REQUIRED WORK:
Once the lines below holding the string "standard" are counted, give that number alone.

-------- MATERIAL FOR THE TASK

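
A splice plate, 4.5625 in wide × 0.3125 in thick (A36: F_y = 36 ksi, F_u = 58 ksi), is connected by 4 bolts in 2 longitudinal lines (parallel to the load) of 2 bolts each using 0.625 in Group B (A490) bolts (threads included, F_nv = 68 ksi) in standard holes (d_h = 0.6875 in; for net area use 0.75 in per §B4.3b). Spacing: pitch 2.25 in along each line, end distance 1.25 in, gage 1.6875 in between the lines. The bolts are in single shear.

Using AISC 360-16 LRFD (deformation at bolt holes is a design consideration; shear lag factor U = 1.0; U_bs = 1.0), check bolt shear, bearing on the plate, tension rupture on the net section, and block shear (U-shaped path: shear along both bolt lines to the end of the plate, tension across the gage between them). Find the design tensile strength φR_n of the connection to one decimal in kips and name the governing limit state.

Bolt shear: A_b = π(0.625)²/4 = 0.3068 in². φR_n = 0.75 × 68 × 0.3068 × 4 × 1 = 62.6 kips.
Bearing (0.3125 in plate, F_u = 58 ksi): end bolts L_c = 1.25 − 0.6875/2 = 0.90625, R_n = min(1.2×0.90625×0.3125×58, 2.4×0.625×0.3125×58) = 19.711 kips/bolt; interior L_c = 2.25 − 0.6875 = 1.5625, R_n = 27.188 kips/bolt. φR_n = 0.75 × (2×19.711 + 2×27.188) = 70.3 kips.
Tension rupture (net): A_n = (4.5625 − 2×0.75)×0.3125 = 0.95703 in² (U = 1.0, A_e = A_n). φR_n = 0.75 × 58 × 0.95703 = 41.6 kips.
Block shear: shear path 2×[1.25+1×2.25] = 2×3.5 in, A_gv = 2.1875, A_nv = 2×(3.5 − 1.5×0.75)×0.3125 = 1.4844 in²; tension across gage: (1.6875 − 1×0.75)×0.3125 = 0.29297 in². R_n = min(0.6×58×1.4844, 0.6×36×2.1875) + 1.0×58×0.29297 = min(51.657, 47.25) + 16.992 = 64.242 kips. φR_n = 0.75 × 64.242 = 48.2 kips.
Governing: min(62.6, 70.3, 41.6, 48.2) = 41.6 kips → net-section rupture.

41.6 kips (net-section rupture governs)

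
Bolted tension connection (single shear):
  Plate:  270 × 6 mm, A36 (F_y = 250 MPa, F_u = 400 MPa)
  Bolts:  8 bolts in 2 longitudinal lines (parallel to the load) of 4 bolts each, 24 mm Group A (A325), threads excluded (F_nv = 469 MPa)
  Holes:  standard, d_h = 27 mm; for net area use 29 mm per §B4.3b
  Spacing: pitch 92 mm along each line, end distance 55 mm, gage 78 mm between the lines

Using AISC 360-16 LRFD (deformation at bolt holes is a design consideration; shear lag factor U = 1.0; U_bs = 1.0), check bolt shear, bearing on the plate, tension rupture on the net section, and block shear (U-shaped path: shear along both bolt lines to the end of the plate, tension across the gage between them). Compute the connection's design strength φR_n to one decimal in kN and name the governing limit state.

381.6 kN (net-section rupture governs)

Bolt shear: A_b = π(24)²/4 = 452.39 mm². φR_n = 0.75 × 469 × 452.39 × 8 × 1 = 1273.0 kN.
Bearing (6 mm plate, F_u = 400 MPa): end bolts L_c = 55 − 27/2 = 41.5, R_n = min(1.2×41.5×6×400, 2.4×24×6×400) = 119.52 kN/bolt; interior L_c = 92 − 27 = 65, R_n = 138.24 kN/bolt. φR_n = 0.75 × (2×119.52 + 6×138.24) = 801.4 kN.
Tension rupture (net): A_n = (270 − 2×29)×6 = 1272 mm² (U = 1.0, A_e = A_n). φR_n = 0.75 × 400 × 1272 = 381.6 kN.
Block shear: shear path 2×[55+3×92] = 2×331 mm, A_gv = 3972, A_nv = 2×(331 − 3.5×29)×6 = 2754 mm²; tension across gage: (78 − 1×29)×6 = 294 mm². R_n = min(0.6×400×2754, 0.6×250×3972) + 1.0×400×294 = min(660.96, 595.8) + 117.6 = 713.4 kN. φR_n = 0.75 × 713.4 = 535.1 kN.
Governing: min(1273.0, 801.4, 381.6, 535.1) = 381.6 kN → net-section rupture.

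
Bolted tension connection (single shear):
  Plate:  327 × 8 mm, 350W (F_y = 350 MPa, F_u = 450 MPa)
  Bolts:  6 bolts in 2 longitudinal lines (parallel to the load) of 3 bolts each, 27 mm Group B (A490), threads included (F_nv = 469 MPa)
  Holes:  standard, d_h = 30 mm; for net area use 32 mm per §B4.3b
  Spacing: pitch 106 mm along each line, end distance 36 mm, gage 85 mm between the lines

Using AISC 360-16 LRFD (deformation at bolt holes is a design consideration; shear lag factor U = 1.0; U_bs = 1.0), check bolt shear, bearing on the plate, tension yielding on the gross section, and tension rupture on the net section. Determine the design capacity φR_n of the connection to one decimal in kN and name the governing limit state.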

----------------

TASK RESPONSE:
3